Work item:
Restrict the output to the lines below starting at the one that contains "Write 0b10101110110001101 in base 16." and ending at the one that contains "Compute (0x363890 +", and restate them word for word, both ends included.

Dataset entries
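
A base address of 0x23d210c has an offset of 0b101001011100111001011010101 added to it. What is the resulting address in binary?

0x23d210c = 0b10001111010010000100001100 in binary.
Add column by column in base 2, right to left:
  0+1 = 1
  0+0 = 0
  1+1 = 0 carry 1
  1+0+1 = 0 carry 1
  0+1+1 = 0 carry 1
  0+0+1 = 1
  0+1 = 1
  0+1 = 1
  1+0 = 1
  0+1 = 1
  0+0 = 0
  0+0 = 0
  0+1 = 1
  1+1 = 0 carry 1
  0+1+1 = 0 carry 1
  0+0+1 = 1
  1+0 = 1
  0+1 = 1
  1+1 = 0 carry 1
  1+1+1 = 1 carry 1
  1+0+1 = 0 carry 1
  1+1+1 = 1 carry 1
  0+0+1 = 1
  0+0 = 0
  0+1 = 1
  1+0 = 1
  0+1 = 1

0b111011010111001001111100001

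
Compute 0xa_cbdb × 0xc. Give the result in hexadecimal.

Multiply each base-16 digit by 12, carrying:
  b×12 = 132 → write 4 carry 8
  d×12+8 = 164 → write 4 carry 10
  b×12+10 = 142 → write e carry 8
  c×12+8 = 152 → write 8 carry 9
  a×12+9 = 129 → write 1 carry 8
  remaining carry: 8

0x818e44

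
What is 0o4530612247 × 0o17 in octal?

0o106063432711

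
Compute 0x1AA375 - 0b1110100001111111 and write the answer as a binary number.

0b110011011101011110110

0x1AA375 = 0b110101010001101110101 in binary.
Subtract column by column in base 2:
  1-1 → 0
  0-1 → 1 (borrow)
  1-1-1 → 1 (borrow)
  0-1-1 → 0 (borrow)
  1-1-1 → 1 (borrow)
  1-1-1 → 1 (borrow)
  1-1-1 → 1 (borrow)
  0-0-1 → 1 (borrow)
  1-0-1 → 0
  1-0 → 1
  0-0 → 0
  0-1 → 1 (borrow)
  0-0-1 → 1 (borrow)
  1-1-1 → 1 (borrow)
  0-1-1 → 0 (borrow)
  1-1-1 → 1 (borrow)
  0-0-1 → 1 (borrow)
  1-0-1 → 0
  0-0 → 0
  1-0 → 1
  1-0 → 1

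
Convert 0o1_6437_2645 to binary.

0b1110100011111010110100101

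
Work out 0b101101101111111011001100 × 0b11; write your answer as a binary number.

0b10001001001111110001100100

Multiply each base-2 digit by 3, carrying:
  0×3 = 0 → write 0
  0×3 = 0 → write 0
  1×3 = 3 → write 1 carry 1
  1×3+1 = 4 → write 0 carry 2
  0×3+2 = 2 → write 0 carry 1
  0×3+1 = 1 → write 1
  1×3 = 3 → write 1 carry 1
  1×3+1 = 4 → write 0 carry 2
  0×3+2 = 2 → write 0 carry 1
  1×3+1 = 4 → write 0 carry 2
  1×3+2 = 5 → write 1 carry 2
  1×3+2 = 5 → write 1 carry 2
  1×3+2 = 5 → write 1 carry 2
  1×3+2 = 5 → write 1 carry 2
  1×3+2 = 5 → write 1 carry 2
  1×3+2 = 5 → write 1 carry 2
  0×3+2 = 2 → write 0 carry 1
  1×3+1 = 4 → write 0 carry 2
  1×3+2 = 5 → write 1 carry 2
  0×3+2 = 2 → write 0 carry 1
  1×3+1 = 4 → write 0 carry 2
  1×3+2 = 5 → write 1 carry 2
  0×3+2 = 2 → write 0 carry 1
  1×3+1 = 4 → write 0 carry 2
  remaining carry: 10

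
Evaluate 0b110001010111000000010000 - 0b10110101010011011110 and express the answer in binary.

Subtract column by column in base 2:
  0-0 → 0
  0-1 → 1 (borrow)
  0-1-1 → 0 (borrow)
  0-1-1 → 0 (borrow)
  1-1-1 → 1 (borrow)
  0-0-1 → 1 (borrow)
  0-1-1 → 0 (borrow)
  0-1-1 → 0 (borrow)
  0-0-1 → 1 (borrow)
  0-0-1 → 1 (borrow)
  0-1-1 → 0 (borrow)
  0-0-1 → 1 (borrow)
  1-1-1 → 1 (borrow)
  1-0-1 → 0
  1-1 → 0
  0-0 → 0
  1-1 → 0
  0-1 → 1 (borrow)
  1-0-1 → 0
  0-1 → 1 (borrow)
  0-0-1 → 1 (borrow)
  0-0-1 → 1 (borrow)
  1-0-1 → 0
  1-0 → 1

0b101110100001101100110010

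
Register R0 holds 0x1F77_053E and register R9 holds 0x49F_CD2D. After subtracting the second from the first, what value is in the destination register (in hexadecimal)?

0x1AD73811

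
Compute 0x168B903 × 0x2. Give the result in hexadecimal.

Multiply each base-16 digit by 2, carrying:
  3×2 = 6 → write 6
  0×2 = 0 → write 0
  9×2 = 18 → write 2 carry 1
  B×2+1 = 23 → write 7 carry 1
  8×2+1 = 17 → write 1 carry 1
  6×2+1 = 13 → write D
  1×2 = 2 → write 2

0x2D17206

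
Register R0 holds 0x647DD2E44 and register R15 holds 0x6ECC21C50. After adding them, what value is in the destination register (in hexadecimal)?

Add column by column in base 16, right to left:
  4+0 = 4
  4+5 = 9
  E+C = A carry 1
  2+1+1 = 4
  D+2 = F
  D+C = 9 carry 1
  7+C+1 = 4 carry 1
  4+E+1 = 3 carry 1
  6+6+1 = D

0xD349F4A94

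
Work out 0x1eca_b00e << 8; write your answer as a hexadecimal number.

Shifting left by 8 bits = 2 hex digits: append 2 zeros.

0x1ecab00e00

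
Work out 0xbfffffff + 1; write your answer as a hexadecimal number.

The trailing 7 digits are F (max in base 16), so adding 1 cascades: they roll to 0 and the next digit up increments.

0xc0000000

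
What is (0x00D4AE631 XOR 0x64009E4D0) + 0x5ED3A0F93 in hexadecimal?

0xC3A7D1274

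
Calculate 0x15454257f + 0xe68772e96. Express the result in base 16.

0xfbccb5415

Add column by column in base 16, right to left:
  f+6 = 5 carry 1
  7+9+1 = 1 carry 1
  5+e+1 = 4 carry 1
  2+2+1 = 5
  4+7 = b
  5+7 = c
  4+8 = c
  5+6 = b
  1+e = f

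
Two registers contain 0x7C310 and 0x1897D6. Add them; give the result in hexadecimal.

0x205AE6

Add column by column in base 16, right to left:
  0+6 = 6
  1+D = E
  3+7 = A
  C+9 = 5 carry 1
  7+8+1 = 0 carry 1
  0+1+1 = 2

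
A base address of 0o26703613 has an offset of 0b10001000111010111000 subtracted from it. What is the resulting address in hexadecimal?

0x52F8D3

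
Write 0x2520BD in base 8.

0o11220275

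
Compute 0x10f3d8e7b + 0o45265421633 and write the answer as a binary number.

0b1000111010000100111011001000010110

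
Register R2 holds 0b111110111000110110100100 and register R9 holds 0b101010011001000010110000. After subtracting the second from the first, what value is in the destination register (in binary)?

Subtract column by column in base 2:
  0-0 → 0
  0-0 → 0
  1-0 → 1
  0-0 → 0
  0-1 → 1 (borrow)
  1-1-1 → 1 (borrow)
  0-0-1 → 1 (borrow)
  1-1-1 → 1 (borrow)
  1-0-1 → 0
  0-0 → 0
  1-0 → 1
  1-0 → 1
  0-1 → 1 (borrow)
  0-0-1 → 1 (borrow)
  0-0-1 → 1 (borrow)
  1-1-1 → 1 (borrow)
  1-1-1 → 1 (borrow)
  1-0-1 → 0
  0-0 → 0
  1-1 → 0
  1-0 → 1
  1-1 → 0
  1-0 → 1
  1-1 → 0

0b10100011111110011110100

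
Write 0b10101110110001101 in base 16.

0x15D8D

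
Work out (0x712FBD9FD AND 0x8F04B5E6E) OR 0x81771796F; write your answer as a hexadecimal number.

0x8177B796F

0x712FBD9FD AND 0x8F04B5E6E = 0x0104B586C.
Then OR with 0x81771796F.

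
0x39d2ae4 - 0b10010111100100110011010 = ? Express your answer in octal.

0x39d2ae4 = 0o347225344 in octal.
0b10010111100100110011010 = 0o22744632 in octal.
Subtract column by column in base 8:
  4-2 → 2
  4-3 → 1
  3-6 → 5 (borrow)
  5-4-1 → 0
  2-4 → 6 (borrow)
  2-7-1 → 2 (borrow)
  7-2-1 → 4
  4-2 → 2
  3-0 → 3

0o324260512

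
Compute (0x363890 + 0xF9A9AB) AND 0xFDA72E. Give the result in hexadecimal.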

* * *

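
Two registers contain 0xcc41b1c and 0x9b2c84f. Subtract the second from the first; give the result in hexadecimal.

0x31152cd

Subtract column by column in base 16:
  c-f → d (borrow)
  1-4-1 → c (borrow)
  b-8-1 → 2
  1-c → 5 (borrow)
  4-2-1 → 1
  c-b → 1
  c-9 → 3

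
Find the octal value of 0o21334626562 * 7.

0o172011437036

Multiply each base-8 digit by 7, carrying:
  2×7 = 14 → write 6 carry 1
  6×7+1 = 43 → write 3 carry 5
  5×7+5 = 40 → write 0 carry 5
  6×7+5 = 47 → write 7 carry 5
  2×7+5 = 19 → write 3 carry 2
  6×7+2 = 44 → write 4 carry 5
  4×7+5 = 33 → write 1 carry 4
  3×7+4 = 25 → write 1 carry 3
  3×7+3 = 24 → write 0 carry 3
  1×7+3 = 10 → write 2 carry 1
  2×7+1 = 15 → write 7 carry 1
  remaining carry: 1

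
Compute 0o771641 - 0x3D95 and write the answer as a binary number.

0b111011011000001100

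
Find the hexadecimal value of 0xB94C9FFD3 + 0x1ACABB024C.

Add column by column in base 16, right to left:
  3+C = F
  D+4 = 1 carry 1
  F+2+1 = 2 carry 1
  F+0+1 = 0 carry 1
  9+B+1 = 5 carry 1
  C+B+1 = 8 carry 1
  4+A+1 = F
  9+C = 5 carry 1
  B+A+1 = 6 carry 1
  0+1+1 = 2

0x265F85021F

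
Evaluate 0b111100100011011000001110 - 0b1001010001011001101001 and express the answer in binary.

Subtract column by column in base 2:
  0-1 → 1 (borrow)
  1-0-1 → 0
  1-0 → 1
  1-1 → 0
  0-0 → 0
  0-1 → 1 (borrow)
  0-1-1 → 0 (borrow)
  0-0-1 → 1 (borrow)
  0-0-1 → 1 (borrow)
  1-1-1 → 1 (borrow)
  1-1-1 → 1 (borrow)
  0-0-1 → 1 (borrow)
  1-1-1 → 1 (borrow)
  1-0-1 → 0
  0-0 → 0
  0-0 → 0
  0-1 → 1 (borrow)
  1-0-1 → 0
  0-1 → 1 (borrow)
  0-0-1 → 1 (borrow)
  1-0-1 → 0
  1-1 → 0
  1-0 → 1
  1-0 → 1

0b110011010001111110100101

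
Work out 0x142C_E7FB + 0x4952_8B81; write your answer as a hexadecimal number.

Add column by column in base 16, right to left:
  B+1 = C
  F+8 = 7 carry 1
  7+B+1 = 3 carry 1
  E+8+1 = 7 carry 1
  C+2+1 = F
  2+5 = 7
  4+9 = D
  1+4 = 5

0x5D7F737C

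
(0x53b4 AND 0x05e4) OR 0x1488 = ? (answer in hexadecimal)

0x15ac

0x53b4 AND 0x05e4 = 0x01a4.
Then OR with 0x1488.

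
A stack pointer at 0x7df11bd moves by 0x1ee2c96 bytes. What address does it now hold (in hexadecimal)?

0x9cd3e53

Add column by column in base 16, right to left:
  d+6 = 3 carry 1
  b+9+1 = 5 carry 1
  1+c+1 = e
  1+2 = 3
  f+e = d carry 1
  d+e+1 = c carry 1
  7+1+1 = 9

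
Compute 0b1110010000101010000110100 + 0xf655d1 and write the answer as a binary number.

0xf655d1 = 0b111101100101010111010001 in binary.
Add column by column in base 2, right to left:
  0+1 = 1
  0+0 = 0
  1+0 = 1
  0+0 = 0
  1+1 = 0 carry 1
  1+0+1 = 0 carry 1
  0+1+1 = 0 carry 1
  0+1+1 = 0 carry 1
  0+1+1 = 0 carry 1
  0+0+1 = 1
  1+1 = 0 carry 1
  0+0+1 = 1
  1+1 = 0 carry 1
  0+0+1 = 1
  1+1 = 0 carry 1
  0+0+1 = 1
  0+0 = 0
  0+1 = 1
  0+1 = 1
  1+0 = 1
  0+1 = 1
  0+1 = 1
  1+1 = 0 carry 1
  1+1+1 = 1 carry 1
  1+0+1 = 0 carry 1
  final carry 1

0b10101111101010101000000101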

Exercise answer:
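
Write 0b10101110110001101 in base 16.

0x15D8D

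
Work out (0x712FBD9FD AND 0x8F04B5E6E) OR 0x81771796F; write your answer as a hexadecimal number.

0x8177B796F

0x712FBD9FD AND 0x8F04B5E6E = 0x0104B586C.
Then OR with 0x81771796F.

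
0x39d2ae4 - 0b10010111100100110011010 = ? Express your answer in octal.

0x39d2ae4 = 0o347225344 in octal.
0b10010111100100110011010 = 0o22744632 in octal.
Subtract column by column in base 8:
  4-2 → 2
  4-3 → 1
  3-6 → 5 (borrow)
  5-4-1 → 0
  2-4 → 6 (borrow)
  2-7-1 → 2 (borrow)
  7-2-1 → 4
  4-2 → 2
  3-0 → 3

0o324260512

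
Compute (0x363890 + 0xF9A9AB) AND 0xFDA72E. Give the result in hexadecimal.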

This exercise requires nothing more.